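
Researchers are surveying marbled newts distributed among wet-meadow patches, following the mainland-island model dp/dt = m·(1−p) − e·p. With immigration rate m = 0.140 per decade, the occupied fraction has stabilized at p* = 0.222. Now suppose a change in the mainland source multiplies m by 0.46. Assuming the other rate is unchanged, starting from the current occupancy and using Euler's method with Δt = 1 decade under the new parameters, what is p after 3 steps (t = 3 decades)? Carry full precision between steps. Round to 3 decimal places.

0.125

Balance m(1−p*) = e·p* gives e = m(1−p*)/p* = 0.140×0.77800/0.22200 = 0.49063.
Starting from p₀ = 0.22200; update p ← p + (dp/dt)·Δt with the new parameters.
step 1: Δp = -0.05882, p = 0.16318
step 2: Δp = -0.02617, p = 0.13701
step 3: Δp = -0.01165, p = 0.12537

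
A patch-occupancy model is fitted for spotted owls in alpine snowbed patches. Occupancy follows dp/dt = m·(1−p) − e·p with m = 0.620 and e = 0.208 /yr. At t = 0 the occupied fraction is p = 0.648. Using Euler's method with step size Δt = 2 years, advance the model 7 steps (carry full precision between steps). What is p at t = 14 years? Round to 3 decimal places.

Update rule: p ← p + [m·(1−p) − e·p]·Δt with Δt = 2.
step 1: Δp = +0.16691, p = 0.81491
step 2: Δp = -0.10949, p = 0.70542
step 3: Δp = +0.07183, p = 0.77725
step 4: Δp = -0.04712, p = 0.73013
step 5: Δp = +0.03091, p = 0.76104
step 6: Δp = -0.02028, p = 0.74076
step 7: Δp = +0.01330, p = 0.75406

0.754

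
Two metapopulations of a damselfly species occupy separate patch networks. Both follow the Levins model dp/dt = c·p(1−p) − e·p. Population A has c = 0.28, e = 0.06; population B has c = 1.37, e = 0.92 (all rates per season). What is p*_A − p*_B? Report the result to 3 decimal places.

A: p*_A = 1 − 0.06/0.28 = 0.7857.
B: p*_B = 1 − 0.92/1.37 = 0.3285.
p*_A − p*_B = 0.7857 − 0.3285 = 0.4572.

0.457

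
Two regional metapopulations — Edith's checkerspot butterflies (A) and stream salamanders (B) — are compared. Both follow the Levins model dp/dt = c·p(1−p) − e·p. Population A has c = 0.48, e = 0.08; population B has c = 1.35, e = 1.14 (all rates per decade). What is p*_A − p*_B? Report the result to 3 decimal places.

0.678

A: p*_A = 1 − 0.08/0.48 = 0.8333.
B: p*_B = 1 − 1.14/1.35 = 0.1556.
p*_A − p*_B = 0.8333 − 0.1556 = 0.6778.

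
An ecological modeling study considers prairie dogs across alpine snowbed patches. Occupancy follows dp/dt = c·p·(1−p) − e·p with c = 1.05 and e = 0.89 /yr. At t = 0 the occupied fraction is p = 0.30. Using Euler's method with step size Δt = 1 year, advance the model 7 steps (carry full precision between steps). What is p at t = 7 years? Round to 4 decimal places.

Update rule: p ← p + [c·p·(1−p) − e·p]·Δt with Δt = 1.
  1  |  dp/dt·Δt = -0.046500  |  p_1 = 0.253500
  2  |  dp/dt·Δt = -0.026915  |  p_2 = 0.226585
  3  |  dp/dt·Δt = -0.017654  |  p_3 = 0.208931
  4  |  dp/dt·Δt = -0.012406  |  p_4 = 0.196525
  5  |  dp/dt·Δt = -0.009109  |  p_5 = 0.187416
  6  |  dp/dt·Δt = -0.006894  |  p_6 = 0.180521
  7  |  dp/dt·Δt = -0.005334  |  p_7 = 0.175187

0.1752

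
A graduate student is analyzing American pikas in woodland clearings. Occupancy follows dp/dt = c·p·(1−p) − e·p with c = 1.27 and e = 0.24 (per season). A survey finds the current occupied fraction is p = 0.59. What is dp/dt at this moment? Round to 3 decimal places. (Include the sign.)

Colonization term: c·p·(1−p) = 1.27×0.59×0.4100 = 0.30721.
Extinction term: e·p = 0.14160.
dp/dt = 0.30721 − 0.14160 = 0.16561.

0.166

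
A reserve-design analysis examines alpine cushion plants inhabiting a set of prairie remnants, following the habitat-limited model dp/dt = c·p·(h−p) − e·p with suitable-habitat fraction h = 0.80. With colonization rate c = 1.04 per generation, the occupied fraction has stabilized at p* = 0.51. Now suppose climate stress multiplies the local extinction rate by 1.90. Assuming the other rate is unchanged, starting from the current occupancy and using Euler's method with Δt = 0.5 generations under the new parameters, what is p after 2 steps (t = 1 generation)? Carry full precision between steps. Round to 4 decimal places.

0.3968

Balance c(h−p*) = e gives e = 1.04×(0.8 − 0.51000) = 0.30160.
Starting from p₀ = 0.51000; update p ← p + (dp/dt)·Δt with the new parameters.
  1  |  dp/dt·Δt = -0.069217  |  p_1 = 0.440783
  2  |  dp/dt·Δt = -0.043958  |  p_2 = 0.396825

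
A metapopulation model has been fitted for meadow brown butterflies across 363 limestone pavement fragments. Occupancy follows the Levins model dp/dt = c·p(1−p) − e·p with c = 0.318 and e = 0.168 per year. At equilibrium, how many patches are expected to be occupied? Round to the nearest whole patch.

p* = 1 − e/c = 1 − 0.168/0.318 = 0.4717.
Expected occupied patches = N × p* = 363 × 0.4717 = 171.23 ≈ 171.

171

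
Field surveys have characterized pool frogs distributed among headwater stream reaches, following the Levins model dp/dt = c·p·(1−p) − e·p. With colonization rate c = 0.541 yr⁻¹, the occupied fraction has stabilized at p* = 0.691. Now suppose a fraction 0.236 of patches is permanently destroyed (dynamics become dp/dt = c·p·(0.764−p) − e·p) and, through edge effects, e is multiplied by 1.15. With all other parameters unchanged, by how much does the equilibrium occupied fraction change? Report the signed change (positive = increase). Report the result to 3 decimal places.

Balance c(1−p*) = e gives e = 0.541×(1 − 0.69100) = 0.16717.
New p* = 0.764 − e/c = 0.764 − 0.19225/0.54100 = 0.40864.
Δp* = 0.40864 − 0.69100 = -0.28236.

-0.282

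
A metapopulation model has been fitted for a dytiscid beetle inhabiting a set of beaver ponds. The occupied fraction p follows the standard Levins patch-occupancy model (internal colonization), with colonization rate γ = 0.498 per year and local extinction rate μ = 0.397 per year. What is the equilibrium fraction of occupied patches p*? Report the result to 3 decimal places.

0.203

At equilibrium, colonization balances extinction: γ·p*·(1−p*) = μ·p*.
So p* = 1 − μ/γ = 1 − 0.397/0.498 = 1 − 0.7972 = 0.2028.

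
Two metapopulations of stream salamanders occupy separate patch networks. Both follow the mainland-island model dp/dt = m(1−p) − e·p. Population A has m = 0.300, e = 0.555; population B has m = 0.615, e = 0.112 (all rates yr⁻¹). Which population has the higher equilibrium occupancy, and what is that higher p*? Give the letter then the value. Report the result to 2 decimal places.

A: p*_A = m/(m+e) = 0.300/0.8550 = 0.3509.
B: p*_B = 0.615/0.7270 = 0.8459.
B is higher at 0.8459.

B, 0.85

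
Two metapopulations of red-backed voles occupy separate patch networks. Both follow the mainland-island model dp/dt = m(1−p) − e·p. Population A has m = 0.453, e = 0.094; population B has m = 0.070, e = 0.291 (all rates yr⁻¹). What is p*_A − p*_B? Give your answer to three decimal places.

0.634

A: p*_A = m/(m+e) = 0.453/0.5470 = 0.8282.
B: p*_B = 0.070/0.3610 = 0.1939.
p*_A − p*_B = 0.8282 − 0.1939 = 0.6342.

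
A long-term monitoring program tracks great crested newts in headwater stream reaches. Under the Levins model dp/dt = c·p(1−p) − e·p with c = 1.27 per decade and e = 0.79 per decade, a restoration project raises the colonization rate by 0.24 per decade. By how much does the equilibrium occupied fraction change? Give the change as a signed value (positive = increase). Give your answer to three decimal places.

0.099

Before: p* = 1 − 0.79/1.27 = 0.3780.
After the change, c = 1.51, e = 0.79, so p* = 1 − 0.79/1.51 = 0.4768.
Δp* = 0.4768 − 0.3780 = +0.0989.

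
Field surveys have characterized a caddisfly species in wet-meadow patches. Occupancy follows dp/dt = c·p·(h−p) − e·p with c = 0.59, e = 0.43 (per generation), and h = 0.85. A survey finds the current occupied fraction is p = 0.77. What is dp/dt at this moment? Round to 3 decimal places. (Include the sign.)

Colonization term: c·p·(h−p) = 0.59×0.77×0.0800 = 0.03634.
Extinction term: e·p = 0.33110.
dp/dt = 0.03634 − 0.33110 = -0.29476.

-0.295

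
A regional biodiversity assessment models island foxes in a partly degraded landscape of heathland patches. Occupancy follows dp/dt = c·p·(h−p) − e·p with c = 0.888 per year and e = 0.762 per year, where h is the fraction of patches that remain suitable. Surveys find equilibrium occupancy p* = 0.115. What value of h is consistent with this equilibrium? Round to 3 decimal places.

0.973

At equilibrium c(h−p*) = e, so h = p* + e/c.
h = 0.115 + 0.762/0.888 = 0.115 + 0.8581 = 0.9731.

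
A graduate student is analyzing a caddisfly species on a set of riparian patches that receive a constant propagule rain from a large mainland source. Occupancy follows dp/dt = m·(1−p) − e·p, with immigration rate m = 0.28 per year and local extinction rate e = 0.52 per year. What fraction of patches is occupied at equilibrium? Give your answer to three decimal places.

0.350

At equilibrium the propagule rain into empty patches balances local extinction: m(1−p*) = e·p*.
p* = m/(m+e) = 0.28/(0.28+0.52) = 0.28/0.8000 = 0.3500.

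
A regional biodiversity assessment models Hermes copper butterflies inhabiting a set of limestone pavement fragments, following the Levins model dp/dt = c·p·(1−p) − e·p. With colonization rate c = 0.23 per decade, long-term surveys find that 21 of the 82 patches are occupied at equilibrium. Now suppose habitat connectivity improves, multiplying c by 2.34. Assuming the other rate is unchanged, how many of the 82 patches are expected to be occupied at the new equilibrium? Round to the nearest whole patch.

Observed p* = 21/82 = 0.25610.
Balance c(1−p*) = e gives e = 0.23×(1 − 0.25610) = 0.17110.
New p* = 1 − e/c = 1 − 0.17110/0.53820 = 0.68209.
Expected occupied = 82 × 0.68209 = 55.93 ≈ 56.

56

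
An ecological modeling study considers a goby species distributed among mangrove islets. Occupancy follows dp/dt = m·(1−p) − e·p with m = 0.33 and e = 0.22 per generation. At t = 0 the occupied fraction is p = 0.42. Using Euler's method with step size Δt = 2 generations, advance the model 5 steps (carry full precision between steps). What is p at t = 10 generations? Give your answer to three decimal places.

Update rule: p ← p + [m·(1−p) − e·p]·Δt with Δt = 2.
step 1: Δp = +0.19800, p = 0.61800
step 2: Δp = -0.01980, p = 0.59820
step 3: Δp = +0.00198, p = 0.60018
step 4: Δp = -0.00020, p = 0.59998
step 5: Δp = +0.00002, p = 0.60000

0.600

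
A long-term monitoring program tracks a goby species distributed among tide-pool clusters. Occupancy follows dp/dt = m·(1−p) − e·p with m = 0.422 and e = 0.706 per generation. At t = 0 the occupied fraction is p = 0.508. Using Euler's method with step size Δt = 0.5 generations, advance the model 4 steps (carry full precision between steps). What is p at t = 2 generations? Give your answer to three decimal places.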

--

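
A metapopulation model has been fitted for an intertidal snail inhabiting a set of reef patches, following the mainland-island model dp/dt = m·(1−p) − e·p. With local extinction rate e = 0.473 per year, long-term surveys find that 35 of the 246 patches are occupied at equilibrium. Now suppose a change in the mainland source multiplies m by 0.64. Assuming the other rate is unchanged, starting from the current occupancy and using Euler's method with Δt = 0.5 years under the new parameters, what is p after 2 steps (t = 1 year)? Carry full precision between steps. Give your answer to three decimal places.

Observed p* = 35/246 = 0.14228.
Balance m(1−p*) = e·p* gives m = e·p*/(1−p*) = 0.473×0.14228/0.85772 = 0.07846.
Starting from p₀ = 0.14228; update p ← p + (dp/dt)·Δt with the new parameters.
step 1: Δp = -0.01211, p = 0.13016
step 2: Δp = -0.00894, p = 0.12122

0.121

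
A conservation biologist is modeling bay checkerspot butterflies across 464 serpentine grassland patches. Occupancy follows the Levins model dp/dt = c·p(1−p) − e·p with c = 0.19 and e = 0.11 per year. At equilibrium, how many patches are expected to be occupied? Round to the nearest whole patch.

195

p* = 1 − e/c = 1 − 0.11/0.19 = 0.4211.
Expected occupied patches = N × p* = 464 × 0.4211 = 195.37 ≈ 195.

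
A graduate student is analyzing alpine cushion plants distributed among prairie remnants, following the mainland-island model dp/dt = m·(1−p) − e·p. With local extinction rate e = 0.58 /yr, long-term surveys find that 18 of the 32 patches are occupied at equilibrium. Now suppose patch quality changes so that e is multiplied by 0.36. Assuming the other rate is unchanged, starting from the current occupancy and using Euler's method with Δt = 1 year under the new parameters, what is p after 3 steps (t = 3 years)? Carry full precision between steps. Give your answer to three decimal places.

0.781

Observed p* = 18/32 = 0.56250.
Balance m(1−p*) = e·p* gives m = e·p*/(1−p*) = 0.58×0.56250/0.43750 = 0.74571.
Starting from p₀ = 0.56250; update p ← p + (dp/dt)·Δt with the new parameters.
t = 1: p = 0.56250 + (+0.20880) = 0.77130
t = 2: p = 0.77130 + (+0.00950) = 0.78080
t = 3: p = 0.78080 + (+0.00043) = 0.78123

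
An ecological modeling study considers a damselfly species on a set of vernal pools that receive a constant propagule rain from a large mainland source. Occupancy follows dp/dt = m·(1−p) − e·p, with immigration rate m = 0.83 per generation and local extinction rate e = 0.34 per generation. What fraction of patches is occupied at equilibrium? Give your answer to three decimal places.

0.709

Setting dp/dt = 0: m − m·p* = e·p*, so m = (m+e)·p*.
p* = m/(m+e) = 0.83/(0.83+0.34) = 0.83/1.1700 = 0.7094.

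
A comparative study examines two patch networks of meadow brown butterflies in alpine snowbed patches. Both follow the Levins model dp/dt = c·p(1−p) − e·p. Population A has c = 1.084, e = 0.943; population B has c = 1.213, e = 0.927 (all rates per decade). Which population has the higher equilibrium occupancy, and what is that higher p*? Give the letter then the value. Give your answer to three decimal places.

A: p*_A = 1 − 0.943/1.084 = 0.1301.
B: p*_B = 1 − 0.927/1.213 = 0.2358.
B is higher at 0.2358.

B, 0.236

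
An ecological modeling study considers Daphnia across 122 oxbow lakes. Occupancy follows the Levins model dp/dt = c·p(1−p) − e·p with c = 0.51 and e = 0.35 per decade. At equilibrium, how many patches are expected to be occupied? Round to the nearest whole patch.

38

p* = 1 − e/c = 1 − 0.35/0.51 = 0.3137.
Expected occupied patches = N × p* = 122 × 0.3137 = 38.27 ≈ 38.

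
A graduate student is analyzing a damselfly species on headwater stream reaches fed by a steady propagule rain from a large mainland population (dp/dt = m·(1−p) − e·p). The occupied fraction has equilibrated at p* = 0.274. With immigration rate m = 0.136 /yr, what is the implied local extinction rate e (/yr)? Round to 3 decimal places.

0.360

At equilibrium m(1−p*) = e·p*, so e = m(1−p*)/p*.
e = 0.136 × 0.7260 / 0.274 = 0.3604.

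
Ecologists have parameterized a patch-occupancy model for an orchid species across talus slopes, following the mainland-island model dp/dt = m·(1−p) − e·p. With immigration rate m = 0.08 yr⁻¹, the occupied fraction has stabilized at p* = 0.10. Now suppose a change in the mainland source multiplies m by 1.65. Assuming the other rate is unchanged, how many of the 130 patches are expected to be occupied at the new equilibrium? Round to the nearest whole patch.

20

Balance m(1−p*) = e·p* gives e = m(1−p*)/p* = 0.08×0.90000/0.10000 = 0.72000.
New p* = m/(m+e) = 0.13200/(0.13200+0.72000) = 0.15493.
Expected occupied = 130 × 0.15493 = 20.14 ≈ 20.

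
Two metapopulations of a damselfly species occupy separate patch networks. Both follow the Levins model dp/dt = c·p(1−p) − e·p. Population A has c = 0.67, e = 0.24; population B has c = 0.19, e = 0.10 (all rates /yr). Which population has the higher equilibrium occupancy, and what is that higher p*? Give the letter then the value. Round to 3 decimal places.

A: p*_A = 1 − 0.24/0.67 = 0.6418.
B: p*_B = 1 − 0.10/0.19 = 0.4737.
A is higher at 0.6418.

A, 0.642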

PROBLEM TO WORK ON
Begin at the line above that has "An ecological modeling study considers a goby" and stop after the line that has "A long-term monitoring program tracks a", copying each line exactly and adding nothing else.

RESPONSE AREA
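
An ecological modeling study considers a goby species distributed among mangrove islets. Occupancy follows dp/dt = m·(1−p) − e·p with m = 0.33 and e = 0.22 per generation. At t = 0 the occupied fraction is p = 0.42. Using Euler's method with step size Δt = 2 generations, advance the model 5 steps (carry full precision between steps). What is p at t = 10 generations? Give your answer to three decimal places.

Update rule: p ← p + [m·(1−p) − e·p]·Δt with Δt = 2.
step 1: Δp = +0.19800, p = 0.61800
step 2: Δp = -0.01980, p = 0.59820
step 3: Δp = +0.00198, p = 0.60018
step 4: Δp = -0.00020, p = 0.59998
step 5: Δp = +0.00002, p = 0.60000

0.600

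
A long-term monitoring program tracks a goby species distributed among tide-pool clusters. Occupancy follows dp/dt = m·(1−p) − e·p with m = 0.422 and e = 0.706 per generation. At t = 0 the occupied fraction is p = 0.508. Using Euler's method with step size Δt = 0.5 generations, advance the model 4 steps (carry full precision between steps). What is p at t = 2 generations? Give your answer to three decimal places.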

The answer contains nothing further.